*** Provided entries ***

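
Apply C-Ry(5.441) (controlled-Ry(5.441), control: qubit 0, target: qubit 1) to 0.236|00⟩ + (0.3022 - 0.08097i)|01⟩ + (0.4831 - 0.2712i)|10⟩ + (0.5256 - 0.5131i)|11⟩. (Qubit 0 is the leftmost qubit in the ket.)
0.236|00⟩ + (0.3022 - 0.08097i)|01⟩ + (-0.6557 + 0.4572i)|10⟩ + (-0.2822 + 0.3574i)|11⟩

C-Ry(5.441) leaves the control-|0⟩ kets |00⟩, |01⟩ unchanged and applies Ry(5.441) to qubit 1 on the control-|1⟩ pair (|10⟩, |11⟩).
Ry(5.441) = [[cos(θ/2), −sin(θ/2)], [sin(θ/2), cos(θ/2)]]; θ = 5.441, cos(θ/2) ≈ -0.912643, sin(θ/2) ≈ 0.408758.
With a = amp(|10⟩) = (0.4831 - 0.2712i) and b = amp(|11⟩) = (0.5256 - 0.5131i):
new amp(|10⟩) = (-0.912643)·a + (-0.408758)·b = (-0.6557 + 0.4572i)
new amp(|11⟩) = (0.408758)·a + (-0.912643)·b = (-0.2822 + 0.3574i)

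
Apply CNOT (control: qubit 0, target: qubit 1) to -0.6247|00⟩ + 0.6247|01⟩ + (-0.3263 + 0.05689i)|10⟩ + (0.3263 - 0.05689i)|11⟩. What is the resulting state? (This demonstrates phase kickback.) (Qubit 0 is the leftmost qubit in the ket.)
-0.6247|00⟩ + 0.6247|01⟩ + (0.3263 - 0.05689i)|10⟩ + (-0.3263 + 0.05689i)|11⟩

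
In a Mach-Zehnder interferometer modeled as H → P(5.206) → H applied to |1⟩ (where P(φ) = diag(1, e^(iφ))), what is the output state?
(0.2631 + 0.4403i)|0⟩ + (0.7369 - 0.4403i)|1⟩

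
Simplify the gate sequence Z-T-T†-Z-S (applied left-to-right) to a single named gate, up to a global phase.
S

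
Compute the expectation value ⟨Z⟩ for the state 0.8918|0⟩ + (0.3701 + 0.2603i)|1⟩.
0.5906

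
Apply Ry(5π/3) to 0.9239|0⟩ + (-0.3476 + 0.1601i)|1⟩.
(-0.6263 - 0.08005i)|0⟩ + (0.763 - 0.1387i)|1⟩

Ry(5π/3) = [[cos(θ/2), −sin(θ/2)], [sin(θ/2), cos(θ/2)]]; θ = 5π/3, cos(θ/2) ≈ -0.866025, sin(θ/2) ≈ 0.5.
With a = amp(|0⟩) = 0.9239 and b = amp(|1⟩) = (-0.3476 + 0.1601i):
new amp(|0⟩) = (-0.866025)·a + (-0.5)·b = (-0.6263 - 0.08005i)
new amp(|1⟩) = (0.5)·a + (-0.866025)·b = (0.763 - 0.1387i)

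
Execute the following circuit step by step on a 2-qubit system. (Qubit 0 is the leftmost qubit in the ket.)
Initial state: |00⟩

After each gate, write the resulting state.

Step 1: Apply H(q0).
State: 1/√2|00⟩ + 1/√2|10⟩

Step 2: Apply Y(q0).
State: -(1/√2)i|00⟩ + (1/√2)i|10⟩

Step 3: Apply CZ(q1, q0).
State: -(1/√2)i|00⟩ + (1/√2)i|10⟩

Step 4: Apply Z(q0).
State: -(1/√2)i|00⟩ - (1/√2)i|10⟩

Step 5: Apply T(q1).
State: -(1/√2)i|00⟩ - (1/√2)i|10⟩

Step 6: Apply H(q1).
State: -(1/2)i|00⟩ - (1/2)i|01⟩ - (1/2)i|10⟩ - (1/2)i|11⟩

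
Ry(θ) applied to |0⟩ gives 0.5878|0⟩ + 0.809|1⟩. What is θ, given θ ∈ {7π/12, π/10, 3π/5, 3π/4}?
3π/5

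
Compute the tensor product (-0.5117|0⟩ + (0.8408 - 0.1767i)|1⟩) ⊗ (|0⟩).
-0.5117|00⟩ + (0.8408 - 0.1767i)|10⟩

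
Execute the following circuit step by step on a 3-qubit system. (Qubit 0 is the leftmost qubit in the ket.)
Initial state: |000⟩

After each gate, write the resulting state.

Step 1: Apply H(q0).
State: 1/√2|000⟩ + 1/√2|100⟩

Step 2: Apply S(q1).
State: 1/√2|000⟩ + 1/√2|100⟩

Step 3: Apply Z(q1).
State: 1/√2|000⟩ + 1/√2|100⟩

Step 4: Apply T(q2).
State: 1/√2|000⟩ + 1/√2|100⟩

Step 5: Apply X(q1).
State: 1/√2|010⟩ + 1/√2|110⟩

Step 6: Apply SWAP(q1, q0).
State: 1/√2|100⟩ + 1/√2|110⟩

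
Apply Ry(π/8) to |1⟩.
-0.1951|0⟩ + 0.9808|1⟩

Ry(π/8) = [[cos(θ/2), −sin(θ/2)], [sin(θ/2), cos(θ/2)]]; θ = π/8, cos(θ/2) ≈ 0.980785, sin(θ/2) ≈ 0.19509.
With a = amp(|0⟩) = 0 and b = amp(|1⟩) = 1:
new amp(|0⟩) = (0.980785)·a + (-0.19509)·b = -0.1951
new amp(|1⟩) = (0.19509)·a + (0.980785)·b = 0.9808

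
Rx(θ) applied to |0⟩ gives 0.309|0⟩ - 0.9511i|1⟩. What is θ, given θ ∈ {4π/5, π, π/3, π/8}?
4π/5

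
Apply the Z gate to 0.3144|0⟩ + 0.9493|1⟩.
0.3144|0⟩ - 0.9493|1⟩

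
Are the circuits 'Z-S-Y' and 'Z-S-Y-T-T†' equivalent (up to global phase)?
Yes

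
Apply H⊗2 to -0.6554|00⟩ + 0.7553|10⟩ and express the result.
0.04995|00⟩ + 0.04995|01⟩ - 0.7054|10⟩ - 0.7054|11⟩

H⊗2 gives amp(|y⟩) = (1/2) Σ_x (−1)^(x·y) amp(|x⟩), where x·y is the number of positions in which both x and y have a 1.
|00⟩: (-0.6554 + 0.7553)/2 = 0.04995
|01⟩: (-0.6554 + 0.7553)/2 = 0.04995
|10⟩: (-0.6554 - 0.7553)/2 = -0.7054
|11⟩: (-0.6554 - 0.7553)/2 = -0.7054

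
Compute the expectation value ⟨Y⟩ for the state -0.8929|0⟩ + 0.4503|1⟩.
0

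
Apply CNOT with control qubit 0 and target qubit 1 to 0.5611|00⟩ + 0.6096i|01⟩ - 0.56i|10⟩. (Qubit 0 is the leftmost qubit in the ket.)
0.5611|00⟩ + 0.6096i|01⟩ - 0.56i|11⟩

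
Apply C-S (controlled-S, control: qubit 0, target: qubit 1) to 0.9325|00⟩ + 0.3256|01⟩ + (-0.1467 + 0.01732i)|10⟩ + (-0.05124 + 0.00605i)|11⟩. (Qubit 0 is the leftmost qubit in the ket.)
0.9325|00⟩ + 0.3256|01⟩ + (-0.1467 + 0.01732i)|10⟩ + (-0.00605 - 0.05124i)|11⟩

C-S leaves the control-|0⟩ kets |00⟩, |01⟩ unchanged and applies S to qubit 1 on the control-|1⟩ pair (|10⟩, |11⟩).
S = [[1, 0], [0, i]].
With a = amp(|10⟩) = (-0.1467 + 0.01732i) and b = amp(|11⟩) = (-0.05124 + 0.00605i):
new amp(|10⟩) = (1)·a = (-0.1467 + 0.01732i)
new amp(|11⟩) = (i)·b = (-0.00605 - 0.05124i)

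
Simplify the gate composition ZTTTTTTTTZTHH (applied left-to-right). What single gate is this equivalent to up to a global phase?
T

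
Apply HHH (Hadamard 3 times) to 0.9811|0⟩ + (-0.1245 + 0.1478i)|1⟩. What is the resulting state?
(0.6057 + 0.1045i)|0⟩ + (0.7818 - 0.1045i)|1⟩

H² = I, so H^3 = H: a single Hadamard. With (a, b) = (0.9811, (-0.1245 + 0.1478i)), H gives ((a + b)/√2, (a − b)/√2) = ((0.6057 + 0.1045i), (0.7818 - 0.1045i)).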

*** End of Provided entries ***
*** Provided entries ***

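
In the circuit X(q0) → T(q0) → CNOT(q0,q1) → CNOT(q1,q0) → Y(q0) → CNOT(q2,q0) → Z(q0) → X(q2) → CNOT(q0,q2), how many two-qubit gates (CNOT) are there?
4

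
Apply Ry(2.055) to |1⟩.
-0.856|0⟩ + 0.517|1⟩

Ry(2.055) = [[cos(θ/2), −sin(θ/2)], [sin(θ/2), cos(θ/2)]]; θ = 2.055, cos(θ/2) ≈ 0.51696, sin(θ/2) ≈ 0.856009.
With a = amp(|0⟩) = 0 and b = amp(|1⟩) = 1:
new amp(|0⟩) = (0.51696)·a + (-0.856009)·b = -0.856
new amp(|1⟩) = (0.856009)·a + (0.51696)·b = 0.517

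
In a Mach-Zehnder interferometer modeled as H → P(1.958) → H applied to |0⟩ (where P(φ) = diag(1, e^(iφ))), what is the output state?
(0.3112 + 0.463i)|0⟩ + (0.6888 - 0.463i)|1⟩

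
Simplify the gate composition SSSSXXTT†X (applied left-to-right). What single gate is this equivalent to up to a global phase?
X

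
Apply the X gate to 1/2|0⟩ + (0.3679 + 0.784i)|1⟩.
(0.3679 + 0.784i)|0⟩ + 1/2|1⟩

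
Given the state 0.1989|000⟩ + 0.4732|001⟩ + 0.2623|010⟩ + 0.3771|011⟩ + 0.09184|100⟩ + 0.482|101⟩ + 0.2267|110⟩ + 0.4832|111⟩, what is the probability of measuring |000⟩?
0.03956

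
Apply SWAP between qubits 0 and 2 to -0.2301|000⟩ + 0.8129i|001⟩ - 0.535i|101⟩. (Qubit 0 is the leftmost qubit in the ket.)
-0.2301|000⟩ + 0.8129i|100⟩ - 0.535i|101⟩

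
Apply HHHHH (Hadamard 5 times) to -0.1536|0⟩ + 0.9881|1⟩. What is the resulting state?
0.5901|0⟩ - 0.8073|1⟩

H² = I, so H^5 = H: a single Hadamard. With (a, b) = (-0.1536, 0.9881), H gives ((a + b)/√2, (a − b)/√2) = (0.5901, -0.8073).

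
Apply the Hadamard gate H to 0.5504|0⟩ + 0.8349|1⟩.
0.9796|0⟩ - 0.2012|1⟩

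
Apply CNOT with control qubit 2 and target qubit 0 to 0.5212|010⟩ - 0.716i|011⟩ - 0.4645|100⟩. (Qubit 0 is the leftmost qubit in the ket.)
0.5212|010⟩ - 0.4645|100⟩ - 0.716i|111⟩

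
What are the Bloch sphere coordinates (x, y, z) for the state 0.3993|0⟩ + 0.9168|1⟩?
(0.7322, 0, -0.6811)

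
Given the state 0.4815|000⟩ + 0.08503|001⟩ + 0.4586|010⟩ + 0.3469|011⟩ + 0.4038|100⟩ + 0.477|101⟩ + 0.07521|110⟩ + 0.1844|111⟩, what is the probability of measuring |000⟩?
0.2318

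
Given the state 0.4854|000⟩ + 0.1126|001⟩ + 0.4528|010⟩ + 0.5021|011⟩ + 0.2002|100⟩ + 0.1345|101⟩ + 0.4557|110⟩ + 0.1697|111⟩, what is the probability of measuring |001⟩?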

*** End of Provided entries ***

What you have to do>
Produce only the lines from the line containing "Compute the tensor" through the line containing "State: 1/√2|100⟩ + 1/√2|110⟩", inclusive of both, exactly as they stand in the entries above.

Answer to this problem>
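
Compute the tensor product (-0.5117|0⟩ + (0.8408 - 0.1767i)|1⟩) ⊗ (|0⟩).
-0.5117|00⟩ + (0.8408 - 0.1767i)|10⟩

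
Execute the following circuit step by step on a 3-qubit system. (Qubit 0 is the leftmost qubit in the ket.)
Initial state: |000⟩

After each gate, write the resulting state.

Step 1: Apply H(q0).
State: 1/√2|000⟩ + 1/√2|100⟩

Step 2: Apply S(q1).
State: 1/√2|000⟩ + 1/√2|100⟩

Step 3: Apply Z(q1).
State: 1/√2|000⟩ + 1/√2|100⟩

Step 4: Apply T(q2).
State: 1/√2|000⟩ + 1/√2|100⟩

Step 5: Apply X(q1).
State: 1/√2|010⟩ + 1/√2|110⟩

Step 6: Apply SWAP(q1, q0).
State: 1/√2|100⟩ + 1/√2|110⟩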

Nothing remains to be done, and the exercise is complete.